Exercise objective:
Copy the lines exactly as they appear, starting with the first line of the records and ending with the line that contains "- A 33-tooth".

--- Listed records ---

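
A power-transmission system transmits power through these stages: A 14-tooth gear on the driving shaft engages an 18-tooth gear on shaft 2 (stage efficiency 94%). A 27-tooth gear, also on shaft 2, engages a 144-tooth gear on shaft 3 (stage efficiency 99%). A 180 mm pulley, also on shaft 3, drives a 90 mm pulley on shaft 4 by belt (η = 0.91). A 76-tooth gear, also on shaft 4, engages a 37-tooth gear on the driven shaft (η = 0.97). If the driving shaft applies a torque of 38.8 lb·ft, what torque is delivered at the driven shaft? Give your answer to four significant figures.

Gear mesh: ratio = 18/14 = 1.2857; torque at shaft 2 = 38.8 × 1.2857 × 0.94 = 46.893 lb·ft.
Gear mesh: ratio = 144/27 = 5.3333; torque at shaft 3 = 46.893 × 5.3333 × 0.99 = 247.59 lb·ft.
Belt: ratio = 90/180 = 0.5; torque at shaft 4 = 247.59 × 0.5 × 0.91 = 112.65 lb·ft.
Gear mesh: ratio = 37/76 = 0.48684; torque at the driven shaft = 112.65 × 0.48684 × 0.97 = 53.2 lb·ft.

53.20 lb·ft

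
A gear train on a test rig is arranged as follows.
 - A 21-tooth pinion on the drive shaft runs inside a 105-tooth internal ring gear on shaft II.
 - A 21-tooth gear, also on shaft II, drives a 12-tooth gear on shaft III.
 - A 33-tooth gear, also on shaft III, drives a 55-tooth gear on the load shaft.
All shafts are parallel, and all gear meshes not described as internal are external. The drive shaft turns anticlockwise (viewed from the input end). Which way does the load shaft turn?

anticlockwise

the drive shaft → shaft II: internal mesh, same direction → CCW.
shaft II → shaft III: external mesh, 1 reversal → CW.
shaft III → the load shaft: external mesh, 1 reversal → CCW.
2 reversals in total — an even number — so the load shaft turns the same way as the drive shaft.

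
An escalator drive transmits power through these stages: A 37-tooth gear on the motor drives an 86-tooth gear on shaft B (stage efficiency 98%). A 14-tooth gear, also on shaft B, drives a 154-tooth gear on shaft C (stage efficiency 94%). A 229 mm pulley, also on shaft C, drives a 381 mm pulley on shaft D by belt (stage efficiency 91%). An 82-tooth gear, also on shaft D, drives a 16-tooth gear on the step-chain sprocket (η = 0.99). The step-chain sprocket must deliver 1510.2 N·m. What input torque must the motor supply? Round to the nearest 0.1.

219.2 N·m

Overall ratio R = 2.3243 × 11 × 1.6638 × 0.19512 = 8.3001; overall efficiency η = 0.98 × 0.94 × 0.91 × 0.99 = 0.8299.
Input torque = output torque / (R × η) = 1510.2 / (8.3001 × 0.8299) = 219.24 N·m.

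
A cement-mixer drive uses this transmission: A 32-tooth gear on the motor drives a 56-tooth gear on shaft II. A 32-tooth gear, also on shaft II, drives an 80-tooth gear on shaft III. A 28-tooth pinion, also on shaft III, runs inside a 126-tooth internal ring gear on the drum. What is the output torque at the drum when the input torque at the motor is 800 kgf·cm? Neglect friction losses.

15750 kgf·cm

After the gear mesh (56/32): 800 × 1.75 = 1400 kgf·cm
After the gear mesh (80/32): 1400 × 2.5 = 3500 kgf·cm
After the internal gear (126/28): 3500 × 4.5 = 15750 kgf·cm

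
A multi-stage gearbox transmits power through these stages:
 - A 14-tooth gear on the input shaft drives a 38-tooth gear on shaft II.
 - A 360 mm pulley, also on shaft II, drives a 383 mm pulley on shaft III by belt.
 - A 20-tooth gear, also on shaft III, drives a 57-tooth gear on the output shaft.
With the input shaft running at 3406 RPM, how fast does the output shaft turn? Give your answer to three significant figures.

414 RPM

gear mesh 38/14 = 2.7143 → 3406/2.7143 = 1254.8 RPM
belt 383/360 = 1.0639 → 1254.8/1.0639 = 1179.5 RPM
gear mesh 57/20 = 2.85 → 1179.5/2.85 = 413.85 RPM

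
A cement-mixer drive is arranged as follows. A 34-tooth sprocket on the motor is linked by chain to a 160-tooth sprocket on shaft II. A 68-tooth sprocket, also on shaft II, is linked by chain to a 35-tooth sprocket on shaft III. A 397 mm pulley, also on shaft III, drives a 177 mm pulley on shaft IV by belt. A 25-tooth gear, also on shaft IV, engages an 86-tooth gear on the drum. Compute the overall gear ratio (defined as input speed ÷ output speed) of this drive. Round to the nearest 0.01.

Each stage contributes driven/driver: chain 160/34 = 4.7059, chain 35/68 = 0.51471, belt 177/397 = 0.44584, gear mesh 86/25 = 3.44.
Overall: 4.7059 × 0.51471 × 0.44584 × 3.44 = 3.7149.

3.71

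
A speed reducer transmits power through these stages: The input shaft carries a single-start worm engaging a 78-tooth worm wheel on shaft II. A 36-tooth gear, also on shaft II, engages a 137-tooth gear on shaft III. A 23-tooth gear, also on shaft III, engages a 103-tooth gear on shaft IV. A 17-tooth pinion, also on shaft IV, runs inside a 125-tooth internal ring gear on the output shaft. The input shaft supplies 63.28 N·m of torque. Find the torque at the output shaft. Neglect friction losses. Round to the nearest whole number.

worm 78/1 = 78 → τ = 63.28·78 = 4935.8 N·m
gear mesh 137/36 = 3.8056 → τ = 4935.8·3.8056 = 18784 N·m
gear mesh 103/23 = 4.4783 → τ = 18784·4.4783 = 84118 N·m
internal gear 125/17 = 7.3529 → τ = 84118·7.3529 = 6.1851e+05 N·m

618514 N·m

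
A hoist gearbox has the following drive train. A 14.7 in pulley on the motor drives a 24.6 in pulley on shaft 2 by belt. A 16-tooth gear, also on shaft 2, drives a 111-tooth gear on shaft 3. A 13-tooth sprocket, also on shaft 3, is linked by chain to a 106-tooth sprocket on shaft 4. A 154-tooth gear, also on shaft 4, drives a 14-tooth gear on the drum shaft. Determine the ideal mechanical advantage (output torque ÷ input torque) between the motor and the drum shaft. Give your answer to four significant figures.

8.606

Each stage contributes driven/driver: belt 24.6/14.7 = 1.6735, gear mesh 111/16 = 6.9375, chain 106/13 = 8.1538, gear mesh 14/154 = 0.090909.
Overall: 1.6735 × 6.9375 × 8.1538 × 0.090909 = 8.6058.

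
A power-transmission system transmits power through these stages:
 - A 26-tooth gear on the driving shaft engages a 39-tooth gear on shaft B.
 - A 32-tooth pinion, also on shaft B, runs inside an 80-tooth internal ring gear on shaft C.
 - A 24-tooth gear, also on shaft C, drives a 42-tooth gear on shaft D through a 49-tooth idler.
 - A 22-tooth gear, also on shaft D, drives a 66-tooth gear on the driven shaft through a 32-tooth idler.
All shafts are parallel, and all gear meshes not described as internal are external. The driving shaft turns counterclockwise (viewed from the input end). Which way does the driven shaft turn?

clockwise

the driving shaft → shaft B: external mesh, 1 reversal → CW.
shaft B → shaft C: internal mesh, same direction → CW.
shaft C → shaft D: driver → idler → driven is 2 external meshes, 2 reversals → CW.
shaft D → the driven shaft: driver → idler → driven is 2 external meshes, 2 reversals → CW.
5 reversals in total — an odd number — so the driven shaft turns opposite to the driving shaft.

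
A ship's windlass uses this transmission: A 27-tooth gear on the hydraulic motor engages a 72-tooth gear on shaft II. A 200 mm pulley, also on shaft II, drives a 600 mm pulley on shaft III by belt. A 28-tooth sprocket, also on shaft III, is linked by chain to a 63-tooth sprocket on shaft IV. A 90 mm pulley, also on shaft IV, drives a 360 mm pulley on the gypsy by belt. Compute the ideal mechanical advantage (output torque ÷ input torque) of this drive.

Each stage contributes driven/driver: gear mesh 72/27 = 2.6667, belt 600/200 = 3, chain 63/28 = 2.25, belt 360/90 = 4.
Overall: 2.6667 × 3 × 2.25 × 4 = 72.

72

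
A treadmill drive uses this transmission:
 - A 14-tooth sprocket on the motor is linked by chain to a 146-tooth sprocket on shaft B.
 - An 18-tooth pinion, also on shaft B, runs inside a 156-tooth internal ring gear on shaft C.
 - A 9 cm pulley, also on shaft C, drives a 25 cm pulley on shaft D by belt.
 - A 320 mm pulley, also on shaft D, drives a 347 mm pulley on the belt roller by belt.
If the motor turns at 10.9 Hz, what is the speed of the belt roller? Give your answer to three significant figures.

0.0400 Hz

the motor → shaft B (chain, 146/14): 10.9 ÷ 10.429 = 1.0452 Hz
shaft B → shaft C (internal gear, 156/18): 1.0452 ÷ 8.6667 = 0.1206 Hz
shaft C → shaft D (belt, 25/9): 0.1206 ÷ 2.7778 = 0.043416 Hz
shaft D → the belt roller (belt, 347/320): 0.043416 ÷ 1.0844 = 0.040038 Hz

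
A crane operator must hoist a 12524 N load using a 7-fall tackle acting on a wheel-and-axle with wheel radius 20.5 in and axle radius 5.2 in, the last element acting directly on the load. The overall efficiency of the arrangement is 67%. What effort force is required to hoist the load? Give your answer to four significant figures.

Block-and-tackle MA = number of supporting rope parts = 7.
Wheel-and-axle MA = R/r = 20.5/5.2 = 3.9423.
Combined ideal MA = 7 × 3.9423 = 27.596.
Actual MA = 27.596 × 0.67 = 18.489.
Effort = load / actual MA = 12524 / 18.489 = 677.36 N.

677.4 N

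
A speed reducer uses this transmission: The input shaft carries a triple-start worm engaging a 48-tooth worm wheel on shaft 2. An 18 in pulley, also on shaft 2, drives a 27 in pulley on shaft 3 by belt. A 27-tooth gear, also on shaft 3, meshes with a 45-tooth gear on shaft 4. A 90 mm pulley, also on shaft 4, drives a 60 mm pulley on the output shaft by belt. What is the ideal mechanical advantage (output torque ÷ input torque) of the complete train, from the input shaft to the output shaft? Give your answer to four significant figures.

Each stage contributes driven/driver: worm 48/3 = 16, belt 27/18 = 1.5, gear mesh 45/27 = 1.6667, belt 60/90 = 0.66667.
Overall: 16 × 1.5 × 1.6667 × 0.66667 = 26.667.

26.67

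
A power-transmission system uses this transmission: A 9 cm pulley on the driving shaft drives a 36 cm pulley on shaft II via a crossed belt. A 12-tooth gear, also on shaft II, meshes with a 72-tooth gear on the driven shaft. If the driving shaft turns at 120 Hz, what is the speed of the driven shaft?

5 Hz

the driving shaft → shaft II (belt, 36/9): 120 ÷ 4 = 30 Hz
shaft II → the driven shaft (gear mesh, 72/12): 30 ÷ 6 = 5 Hz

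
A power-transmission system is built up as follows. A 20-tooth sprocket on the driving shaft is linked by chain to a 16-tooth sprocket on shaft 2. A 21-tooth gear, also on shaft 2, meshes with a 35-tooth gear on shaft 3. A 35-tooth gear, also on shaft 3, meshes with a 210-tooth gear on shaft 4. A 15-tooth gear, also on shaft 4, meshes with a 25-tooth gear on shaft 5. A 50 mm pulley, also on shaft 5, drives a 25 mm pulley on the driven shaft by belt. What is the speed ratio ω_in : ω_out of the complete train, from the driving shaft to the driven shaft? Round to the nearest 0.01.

6.67

Each stage contributes driven/driver: chain 16/20 = 0.8, gear mesh 35/21 = 1.6667, gear mesh 210/35 = 6, gear mesh 25/15 = 1.6667, belt 25/50 = 0.5.
Overall: 0.8 × 1.6667 × 6 × 1.6667 × 0.5 = 6.6667.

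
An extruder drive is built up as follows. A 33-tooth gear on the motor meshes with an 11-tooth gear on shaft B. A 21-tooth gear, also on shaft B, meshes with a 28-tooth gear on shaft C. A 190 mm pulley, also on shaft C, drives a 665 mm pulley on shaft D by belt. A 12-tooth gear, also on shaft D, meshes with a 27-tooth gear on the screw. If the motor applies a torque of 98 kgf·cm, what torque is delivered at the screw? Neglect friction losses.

After the gear mesh (11/33): 98 × 0.33333 = 32.667 kgf·cm
After the gear mesh (28/21): 32.667 × 1.3333 = 43.556 kgf·cm
After the belt (665/190): 43.556 × 3.5 = 152.44 kgf·cm
After the gear mesh (27/12): 152.44 × 2.25 = 343 kgf·cm

343 kgf·cm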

---

Response box:
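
A power-transmission system transmits power through these stages: A 14-tooth gear on the driving shaft engages an 18-tooth gear on shaft 2 (stage efficiency 94%). A 27-tooth gear, also on shaft 2, engages a 144-tooth gear on shaft 3 (stage efficiency 99%). A 180 mm pulley, also on shaft 3, drives a 90 mm pulley on shaft 4 by belt (η = 0.91). A 76-tooth gear, also on shaft 4, engages a 37-tooth gear on the driven shaft (η = 0.97). If the driving shaft applies a torque of 38.8 lb·ft, what torque is delivered at the driven shaft? Give your answer to four significant figures.

Gear mesh: ratio = 18/14 = 1.2857; torque at shaft 2 = 38.8 × 1.2857 × 0.94 = 46.893 lb·ft.
Gear mesh: ratio = 144/27 = 5.3333; torque at shaft 3 = 46.893 × 5.3333 × 0.99 = 247.59 lb·ft.
Belt: ratio = 90/180 = 0.5; torque at shaft 4 = 247.59 × 0.5 × 0.91 = 112.65 lb·ft.
Gear mesh: ratio = 37/76 = 0.48684; torque at the driven shaft = 112.65 × 0.48684 × 0.97 = 53.2 lb·ft.

53.20 lb·ft

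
A gear train on a test rig is arranged as follows.
 - A 21-tooth pinion on the drive shaft runs inside a 105-tooth internal ring gear on shaft II.
 - A 21-tooth gear, also on shaft II, drives a 12-tooth gear on shaft III.
 - A 33-tooth gear, also on shaft III, drives a 55-tooth gear on the load shaft.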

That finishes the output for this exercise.